Saved entries:
********
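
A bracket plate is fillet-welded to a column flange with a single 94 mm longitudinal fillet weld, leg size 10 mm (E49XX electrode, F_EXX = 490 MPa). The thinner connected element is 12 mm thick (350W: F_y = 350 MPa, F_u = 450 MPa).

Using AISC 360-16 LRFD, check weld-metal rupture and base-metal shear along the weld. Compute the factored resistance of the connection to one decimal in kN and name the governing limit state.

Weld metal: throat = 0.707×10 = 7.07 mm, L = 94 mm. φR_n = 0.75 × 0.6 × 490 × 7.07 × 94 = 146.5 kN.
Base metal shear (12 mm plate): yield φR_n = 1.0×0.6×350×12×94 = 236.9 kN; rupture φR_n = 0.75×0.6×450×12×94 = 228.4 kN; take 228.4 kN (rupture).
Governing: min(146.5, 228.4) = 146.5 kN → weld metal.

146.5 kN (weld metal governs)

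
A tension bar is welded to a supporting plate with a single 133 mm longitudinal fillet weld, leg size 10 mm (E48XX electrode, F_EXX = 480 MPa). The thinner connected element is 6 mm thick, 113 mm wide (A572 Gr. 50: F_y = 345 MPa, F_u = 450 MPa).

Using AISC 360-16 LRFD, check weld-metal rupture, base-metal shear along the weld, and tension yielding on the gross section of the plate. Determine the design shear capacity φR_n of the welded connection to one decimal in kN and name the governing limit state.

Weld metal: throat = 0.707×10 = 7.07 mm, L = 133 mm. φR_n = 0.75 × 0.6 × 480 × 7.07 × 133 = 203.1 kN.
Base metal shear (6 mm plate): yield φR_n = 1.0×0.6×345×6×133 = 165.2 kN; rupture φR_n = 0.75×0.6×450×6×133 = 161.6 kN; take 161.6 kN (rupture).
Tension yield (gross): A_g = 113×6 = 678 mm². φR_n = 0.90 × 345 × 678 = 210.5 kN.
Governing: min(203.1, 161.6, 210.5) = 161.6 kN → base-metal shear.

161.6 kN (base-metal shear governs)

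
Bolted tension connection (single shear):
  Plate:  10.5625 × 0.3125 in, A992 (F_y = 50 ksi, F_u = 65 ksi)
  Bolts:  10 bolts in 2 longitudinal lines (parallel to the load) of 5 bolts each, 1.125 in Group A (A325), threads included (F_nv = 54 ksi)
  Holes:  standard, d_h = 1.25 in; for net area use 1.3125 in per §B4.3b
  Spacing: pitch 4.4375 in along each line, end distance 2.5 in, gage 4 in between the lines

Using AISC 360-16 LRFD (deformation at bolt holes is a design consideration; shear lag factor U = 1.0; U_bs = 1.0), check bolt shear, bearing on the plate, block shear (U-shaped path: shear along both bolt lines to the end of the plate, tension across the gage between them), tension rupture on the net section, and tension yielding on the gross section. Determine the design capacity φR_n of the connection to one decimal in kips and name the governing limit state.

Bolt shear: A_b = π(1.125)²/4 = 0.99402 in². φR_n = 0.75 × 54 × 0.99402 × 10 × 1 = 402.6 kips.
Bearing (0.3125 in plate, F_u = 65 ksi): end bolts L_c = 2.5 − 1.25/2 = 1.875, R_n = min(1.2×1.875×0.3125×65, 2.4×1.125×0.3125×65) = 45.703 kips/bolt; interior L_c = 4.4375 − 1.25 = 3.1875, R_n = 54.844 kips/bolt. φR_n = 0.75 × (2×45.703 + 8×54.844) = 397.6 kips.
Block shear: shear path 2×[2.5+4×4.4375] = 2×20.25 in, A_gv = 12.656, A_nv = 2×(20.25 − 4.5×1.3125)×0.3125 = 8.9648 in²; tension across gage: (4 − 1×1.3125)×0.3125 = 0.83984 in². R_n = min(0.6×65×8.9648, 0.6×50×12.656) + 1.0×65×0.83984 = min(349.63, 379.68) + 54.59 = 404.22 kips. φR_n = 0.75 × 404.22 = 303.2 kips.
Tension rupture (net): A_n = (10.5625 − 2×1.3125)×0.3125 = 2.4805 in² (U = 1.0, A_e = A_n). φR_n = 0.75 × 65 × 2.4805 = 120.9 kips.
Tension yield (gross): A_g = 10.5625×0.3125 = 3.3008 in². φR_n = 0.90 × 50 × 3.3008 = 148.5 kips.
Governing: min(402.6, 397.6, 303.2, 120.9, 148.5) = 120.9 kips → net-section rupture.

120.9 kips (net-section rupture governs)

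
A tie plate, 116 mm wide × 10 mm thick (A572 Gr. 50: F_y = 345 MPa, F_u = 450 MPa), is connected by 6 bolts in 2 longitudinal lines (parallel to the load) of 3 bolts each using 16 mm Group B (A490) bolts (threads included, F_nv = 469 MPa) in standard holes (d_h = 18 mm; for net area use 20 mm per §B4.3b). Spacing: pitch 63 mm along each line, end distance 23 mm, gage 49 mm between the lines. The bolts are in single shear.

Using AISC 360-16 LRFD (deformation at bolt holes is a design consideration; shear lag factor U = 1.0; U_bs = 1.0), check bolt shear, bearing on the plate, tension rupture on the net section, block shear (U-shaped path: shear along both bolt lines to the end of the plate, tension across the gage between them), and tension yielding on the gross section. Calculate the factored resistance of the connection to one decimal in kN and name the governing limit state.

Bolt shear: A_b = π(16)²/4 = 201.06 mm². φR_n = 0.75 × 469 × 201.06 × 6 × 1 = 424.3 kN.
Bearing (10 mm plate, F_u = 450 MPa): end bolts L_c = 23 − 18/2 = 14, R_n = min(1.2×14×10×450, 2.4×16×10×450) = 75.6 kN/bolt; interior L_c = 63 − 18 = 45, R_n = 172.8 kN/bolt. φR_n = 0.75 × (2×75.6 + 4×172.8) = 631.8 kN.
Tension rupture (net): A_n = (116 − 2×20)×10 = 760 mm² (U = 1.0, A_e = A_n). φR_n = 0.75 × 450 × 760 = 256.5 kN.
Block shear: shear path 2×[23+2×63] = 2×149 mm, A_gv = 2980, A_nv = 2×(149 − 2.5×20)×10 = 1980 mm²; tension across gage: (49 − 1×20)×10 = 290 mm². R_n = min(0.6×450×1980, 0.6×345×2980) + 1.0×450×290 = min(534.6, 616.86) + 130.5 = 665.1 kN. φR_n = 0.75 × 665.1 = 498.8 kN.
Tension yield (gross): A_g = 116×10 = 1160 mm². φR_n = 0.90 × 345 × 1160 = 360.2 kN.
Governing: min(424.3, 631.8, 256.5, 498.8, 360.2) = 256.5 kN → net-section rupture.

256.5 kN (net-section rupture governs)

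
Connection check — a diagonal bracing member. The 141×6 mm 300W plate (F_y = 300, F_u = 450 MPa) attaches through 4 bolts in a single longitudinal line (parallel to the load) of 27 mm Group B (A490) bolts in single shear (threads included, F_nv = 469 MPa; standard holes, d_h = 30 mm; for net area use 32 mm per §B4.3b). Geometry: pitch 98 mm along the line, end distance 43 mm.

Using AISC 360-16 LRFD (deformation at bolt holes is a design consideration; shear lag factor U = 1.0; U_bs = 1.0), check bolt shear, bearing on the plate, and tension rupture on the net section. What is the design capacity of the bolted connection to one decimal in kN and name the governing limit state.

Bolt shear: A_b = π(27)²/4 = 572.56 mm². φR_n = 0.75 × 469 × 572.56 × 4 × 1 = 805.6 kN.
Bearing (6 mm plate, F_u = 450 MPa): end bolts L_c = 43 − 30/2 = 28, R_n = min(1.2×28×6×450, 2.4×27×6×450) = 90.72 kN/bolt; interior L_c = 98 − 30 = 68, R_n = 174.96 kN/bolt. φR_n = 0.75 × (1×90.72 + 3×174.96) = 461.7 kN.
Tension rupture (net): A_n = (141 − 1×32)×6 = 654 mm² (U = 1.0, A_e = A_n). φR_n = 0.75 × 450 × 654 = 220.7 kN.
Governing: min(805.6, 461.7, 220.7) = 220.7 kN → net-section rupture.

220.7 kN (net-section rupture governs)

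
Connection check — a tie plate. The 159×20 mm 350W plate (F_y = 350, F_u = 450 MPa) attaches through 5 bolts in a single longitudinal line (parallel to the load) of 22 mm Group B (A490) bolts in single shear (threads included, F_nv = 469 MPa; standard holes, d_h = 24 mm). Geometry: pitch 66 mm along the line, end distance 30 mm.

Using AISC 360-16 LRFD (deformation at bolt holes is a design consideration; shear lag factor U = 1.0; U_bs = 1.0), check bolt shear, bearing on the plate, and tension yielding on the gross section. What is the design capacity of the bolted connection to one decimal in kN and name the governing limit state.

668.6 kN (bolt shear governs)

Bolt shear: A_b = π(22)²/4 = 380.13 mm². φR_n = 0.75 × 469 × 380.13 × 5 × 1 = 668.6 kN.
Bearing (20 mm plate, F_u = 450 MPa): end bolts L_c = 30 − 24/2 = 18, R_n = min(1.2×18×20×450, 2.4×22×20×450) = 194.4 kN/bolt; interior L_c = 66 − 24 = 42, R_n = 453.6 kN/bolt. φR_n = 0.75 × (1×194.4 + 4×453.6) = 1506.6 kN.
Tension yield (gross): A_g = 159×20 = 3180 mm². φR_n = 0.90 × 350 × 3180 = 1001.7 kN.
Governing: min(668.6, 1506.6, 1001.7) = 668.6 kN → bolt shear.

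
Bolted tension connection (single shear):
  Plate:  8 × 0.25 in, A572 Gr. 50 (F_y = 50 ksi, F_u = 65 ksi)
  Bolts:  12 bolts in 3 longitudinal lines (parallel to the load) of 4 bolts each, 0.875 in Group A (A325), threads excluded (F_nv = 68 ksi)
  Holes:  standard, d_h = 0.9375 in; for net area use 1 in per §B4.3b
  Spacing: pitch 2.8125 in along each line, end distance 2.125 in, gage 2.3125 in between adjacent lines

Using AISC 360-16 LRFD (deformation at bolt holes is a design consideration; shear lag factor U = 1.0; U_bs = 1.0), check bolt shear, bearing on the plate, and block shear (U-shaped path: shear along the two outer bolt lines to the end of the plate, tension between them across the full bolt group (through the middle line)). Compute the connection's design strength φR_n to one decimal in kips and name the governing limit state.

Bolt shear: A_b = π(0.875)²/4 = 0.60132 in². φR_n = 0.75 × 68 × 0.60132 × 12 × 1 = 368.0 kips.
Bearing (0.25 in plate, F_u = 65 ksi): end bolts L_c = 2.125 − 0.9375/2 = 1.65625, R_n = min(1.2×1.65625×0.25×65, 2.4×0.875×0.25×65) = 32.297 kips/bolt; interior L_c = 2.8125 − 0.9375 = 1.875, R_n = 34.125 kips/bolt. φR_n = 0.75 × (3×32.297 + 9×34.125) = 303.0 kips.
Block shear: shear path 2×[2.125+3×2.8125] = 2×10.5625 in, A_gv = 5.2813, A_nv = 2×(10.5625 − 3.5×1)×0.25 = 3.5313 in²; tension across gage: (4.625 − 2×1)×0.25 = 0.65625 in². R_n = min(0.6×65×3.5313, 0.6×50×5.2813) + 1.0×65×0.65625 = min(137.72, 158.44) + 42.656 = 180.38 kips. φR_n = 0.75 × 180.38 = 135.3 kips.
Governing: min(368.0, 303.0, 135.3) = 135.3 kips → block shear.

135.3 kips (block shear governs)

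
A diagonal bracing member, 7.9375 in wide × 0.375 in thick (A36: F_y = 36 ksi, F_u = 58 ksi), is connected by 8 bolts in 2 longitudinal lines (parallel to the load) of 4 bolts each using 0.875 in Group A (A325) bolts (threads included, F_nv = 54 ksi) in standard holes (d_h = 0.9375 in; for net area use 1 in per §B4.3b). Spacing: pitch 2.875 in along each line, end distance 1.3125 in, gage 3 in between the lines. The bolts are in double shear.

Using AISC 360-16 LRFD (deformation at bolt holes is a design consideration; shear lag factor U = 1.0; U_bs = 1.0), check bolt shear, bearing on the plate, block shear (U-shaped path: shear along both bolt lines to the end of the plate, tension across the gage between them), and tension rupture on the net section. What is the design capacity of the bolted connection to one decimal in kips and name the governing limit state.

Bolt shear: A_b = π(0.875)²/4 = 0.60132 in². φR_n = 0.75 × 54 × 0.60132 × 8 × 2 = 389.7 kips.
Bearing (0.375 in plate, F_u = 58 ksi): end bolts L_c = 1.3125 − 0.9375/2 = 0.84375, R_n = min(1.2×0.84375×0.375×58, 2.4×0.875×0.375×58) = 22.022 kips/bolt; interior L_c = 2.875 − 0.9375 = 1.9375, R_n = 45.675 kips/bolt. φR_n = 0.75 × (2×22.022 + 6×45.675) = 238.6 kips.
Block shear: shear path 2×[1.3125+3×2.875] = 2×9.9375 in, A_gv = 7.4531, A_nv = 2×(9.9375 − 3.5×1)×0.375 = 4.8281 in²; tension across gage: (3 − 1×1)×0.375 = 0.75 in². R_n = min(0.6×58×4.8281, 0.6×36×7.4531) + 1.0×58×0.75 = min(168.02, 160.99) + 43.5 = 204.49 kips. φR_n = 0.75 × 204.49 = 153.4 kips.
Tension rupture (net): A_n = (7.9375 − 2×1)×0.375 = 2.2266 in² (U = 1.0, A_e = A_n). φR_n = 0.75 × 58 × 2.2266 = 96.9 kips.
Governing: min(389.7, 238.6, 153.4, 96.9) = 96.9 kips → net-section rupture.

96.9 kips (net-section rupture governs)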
********
**Problem description:**
All lines of the entries above where "thinner" turns up should be reported.

**Expected answer:**
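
A bracket plate is fillet-welded to a column flange with a single 94 mm longitudinal fillet weld, leg size 10 mm (E49XX electrode, F_EXX = 490 MPa). The thinner connected element is 12 mm thick (350W: F_y = 350 MPa, F_u = 450 MPa).
A tension bar is welded to a supporting plate with a single 133 mm longitudinal fillet weld, leg size 10 mm (E48XX electrode, F_EXX = 480 MPa). The thinner connected element is 6 mm thick, 113 mm wide (A572 Gr. 50: F_y = 345 MPa, F_u = 450 MPa).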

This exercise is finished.